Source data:
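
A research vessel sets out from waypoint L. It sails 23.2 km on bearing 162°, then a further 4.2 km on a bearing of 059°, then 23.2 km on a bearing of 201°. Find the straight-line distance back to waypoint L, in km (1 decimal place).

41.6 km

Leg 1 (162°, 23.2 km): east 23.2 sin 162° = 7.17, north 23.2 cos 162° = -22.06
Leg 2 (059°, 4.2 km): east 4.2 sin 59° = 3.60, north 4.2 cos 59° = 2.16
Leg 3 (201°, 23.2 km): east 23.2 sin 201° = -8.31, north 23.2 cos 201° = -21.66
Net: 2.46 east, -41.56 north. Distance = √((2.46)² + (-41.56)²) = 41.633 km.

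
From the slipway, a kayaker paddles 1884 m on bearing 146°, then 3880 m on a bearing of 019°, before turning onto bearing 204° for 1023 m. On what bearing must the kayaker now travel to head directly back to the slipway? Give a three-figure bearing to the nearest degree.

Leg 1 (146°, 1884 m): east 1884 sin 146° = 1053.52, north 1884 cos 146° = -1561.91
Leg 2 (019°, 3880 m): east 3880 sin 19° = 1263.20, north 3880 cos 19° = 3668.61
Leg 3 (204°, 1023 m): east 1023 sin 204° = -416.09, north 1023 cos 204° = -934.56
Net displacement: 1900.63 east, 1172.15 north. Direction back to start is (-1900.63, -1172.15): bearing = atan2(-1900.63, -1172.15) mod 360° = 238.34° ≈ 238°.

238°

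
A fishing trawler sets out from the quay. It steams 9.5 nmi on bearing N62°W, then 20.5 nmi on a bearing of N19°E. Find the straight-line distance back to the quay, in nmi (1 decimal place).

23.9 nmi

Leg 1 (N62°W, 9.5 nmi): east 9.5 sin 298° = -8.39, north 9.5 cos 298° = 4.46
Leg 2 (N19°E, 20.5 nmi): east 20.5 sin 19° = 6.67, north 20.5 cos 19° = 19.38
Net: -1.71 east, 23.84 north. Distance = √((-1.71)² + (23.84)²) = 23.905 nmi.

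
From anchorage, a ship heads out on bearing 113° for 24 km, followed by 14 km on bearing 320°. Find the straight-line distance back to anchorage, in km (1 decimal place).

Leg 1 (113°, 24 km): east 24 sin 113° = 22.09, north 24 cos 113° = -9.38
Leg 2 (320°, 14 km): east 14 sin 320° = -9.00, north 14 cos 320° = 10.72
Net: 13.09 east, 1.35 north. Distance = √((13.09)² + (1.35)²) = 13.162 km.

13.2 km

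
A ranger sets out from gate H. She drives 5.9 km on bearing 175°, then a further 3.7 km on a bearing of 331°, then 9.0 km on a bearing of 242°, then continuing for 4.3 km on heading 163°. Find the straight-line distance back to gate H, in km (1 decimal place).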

-- Activity --
Your reply should contain every record, unchanged and complete.

-- Response --
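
A research vessel sets out from waypoint L. It sails 23.2 km on bearing 162°, then a further 4.2 km on a bearing of 059°, then 23.2 km on a bearing of 201°. Find the straight-line distance back to waypoint L, in km (1 decimal place).

41.6 km

Leg 1 (162°, 23.2 km): east 23.2 sin 162° = 7.17, north 23.2 cos 162° = -22.06
Leg 2 (059°, 4.2 km): east 4.2 sin 59° = 3.60, north 4.2 cos 59° = 2.16
Leg 3 (201°, 23.2 km): east 23.2 sin 201° = -8.31, north 23.2 cos 201° = -21.66
Net: 2.46 east, -41.56 north. Distance = √((2.46)² + (-41.56)²) = 41.633 km.

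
From the slipway, a kayaker paddles 1884 m on bearing 146°, then 3880 m on a bearing of 019°, before turning onto bearing 204° for 1023 m. On what bearing must the kayaker now travel to head directly back to the slipway? Give a three-figure bearing to the nearest degree.

Leg 1 (146°, 1884 m): east 1884 sin 146° = 1053.52, north 1884 cos 146° = -1561.91
Leg 2 (019°, 3880 m): east 3880 sin 19° = 1263.20, north 3880 cos 19° = 3668.61
Leg 3 (204°, 1023 m): east 1023 sin 204° = -416.09, north 1023 cos 204° = -934.56
Net displacement: 1900.63 east, 1172.15 north. Direction back to start is (-1900.63, -1172.15): bearing = atan2(-1900.63, -1172.15) mod 360° = 238.34° ≈ 238°.

238°

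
A fishing trawler sets out from the quay. It steams 9.5 nmi on bearing N62°W, then 20.5 nmi on a bearing of N19°E. Find the straight-line distance back to the quay, in nmi (1 decimal place).

23.9 nmi

Leg 1 (N62°W, 9.5 nmi): east 9.5 sin 298° = -8.39, north 9.5 cos 298° = 4.46
Leg 2 (N19°E, 20.5 nmi): east 20.5 sin 19° = 6.67, north 20.5 cos 19° = 19.38
Net: -1.71 east, 23.84 north. Distance = √((-1.71)² + (23.84)²) = 23.905 nmi.

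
From anchorage, a ship heads out on bearing 113° for 24 km, followed by 14 km on bearing 320°. Find the straight-line distance back to anchorage, in km (1 decimal place).

Leg 1 (113°, 24 km): east 24 sin 113° = 22.09, north 24 cos 113° = -9.38
Leg 2 (320°, 14 km): east 14 sin 320° = -9.00, north 14 cos 320° = 10.72
Net: 13.09 east, 1.35 north. Distance = √((13.09)² + (1.35)²) = 13.162 km.

13.2 km

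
A ranger sets out from gate H. She drives 5.9 km on bearing 175°, then a further 3.7 km on a bearing of 331°, then 9.0 km on a bearing of 242°, then continuing for 4.3 km on heading 163°. Find the straight-line distance back to gate H, in km (1 decimal place).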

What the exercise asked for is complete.